» Problem description
Line by line, the entries below are to be reproduced unaltered.

» Stored data

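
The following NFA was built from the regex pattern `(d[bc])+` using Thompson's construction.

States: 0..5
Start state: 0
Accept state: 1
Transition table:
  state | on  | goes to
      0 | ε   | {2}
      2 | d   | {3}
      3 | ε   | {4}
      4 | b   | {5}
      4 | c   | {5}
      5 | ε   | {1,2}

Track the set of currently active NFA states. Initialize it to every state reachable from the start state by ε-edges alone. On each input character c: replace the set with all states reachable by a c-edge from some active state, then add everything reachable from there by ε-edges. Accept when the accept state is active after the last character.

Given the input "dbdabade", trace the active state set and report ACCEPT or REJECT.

S₀ = ε-closure({0}) = {0,2}
'd' @ 1: {3,4}
'b' @ 2: {1,2,5}  ✓accept
'd' @ 3: {3,4}
'a' @ 4: {}  — state set empty
rest 'bade' ignored (set empty)
final: {}; accept 1 not in set

Answer: REJECT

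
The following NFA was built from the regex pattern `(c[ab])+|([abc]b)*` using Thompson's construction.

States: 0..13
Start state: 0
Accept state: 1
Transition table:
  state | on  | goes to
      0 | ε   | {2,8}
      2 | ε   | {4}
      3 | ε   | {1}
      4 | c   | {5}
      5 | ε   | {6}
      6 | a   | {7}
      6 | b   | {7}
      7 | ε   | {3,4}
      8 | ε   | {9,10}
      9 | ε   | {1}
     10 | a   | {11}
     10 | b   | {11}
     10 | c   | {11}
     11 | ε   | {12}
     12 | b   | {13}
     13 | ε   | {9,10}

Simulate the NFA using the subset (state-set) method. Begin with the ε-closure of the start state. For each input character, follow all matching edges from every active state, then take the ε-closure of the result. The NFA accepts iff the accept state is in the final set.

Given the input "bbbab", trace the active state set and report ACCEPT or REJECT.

start: ε-closure({0}) = {0,1,2,4,8,9,10}
'b' @ 1: {11,12}
'b' @ 2: {1,9,10,13}  (accept∈set)
'b' @ 3: {11,12}
'a' @ 4: {}  — dead — no transitions
rest 'b' ignored (set empty)
after full input: {}  (accept=1 not in)

Answer: REJECT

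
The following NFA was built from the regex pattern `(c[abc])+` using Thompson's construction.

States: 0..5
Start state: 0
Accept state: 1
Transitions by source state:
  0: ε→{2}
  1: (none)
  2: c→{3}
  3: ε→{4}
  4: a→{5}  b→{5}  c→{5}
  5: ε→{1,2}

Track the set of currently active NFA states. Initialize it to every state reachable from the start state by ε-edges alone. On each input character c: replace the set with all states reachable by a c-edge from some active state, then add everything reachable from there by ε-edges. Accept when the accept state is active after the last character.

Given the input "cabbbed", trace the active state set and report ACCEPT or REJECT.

initial (ε-close {0}): {0,2}
'c' @ 1: {3,4}
'a' @ 2: {1,2,5}  (accept∈set)
'b' @ 3: {}  — state set empty
rest 'bbed' ignored (set empty)
after full input: {}  (accept=1 not in)

Answer: REJECT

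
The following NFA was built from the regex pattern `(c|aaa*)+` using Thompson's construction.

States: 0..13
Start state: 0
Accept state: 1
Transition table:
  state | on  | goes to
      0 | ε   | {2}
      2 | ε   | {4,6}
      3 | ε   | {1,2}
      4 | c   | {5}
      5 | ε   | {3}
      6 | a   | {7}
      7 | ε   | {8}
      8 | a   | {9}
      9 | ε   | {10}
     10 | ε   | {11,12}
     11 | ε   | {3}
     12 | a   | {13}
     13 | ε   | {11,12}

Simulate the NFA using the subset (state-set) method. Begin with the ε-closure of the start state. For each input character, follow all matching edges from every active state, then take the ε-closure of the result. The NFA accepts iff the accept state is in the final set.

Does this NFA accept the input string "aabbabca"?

start: ε-closure({0}) = {0,2,4,6}
'a' @ 1: {7,8}
'a' @ 2: {1,2,3,4,6,9,10,11,12}  [accepting]
'b' @ 3: {}  — no active states
rest 'babca' ignored (set empty)
end set {} — state 1 not in

Answer: REJECT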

» Expected answer
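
The following NFA was built from the regex pattern `(d[bc])+` using Thompson's construction.

States: 0..5
Start state: 0
Accept state: 1
Transition table:
  state | on  | goes to
      0 | ε   | {2}
      2 | d   | {3}
      3 | ε   | {4}
      4 | b   | {5}
      4 | c   | {5}
      5 | ε   | {1,2}

Track the set of currently active NFA states. Initialize it to every state reachable from the start state by ε-edges alone. On each input character c: replace the set with all states reachable by a c-edge from some active state, then add everything reachable from there by ε-edges. Accept when the accept state is active after the last character.

Given the input "dbdabade", trace the active state set and report ACCEPT or REJECT.

S₀ = ε-closure({0}) = {0,2}
'd' @ 1: {3,4}
'b' @ 2: {1,2,5}  ✓accept
'd' @ 3: {3,4}
'a' @ 4: {}  — state set empty
rest 'bade' ignored (set empty)
final: {}; accept 1 not in set

Answer: REJECT

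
The following NFA was built from the regex pattern `(c[ab])+|([abc]b)*` using Thompson's construction.

States: 0..13
Start state: 0
Accept state: 1
Transition table:
  state | on  | goes to
      0 | ε   | {2,8}
      2 | ε   | {4}
      3 | ε   | {1}
      4 | c   | {5}
      5 | ε   | {6}
      6 | a   | {7}
      6 | b   | {7}
      7 | ε   | {3,4}
      8 | ε   | {9,10}
      9 | ε   | {1}
     10 | a   | {11}
     10 | b   | {11}
     10 | c   | {11}
     11 | ε   | {12}
     12 | b   | {13}
     13 | ε   | {9,10}

Simulate the NFA using the subset (state-set) method. Begin with the ε-closure of the start state. For each input character, follow all matching edges from every active state, then take the ε-closure of the result. The NFA accepts iff the accept state is in the final set.

Given the input "bbbab", trace the active state set and report ACCEPT or REJECT.

start: ε-closure({0}) = {0,1,2,4,8,9,10}
'b' @ 1: {11,12}
'b' @ 2: {1,9,10,13}  (accept∈set)
'b' @ 3: {11,12}
'a' @ 4: {}  — dead — no transitions
rest 'b' ignored (set empty)
after full input: {}  (accept=1 not in)

Answer: REJECT

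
The following NFA was built from the regex pattern `(c[abc])+` using Thompson's construction.

States: 0..5
Start state: 0
Accept state: 1
Transitions by source state:
  0: ε→{2}
  1: (none)
  2: c→{3}
  3: ε→{4}
  4: a→{5}  b→{5}  c→{5}
  5: ε→{1,2}

Track the set of currently active NFA states. Initialize it to every state reachable from the start state by ε-edges alone. On each input character c: replace the set with all states reachable by a c-edge from some active state, then add everything reachable from there by ε-edges. Accept when the accept state is active after the last character.

Given the input "cabbbed", trace the active state set and report ACCEPT or REJECT.

initial (ε-close {0}): {0,2}
'c' @ 1: {3,4}
'a' @ 2: {1,2,5}  (accept∈set)
'b' @ 3: {}  — state set empty
rest 'bbed' ignored (set empty)
after full input: {}  (accept=1 not in)

Answer: REJECT

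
The following NFA was built from the regex pattern `(c|aaa*)+` using Thompson's construction.

States: 0..13
Start state: 0
Accept state: 1
Transition table:
  state | on  | goes to
      0 | ε   | {2}
      2 | ε   | {4,6}
      3 | ε   | {1,2}
      4 | c   | {5}
      5 | ε   | {3}
      6 | a   | {7}
      7 | ε   | {8}
      8 | a   | {9}
      9 | ε   | {10}
     10 | ε   | {11,12}
     11 | ε   | {3}
     12 | a   | {13}
     13 | ε   | {11,12}

Simulate the NFA using the subset (state-set) method. Begin with the ε-closure of the start state. For each input character, follow all matching edges from every active state, then take the ε-closure of the result. The NFA accepts iff the accept state is in the final set.

Does this NFA accept the input string "aabbabca"?

start: ε-closure({0}) = {0,2,4,6}
'a' @ 1: {7,8}
'a' @ 2: {1,2,3,4,6,9,10,11,12}  [accepting]
'b' @ 3: {}  — no active states
rest 'babca' ignored (set empty)
end set {} — state 1 not in

Answer: REJECT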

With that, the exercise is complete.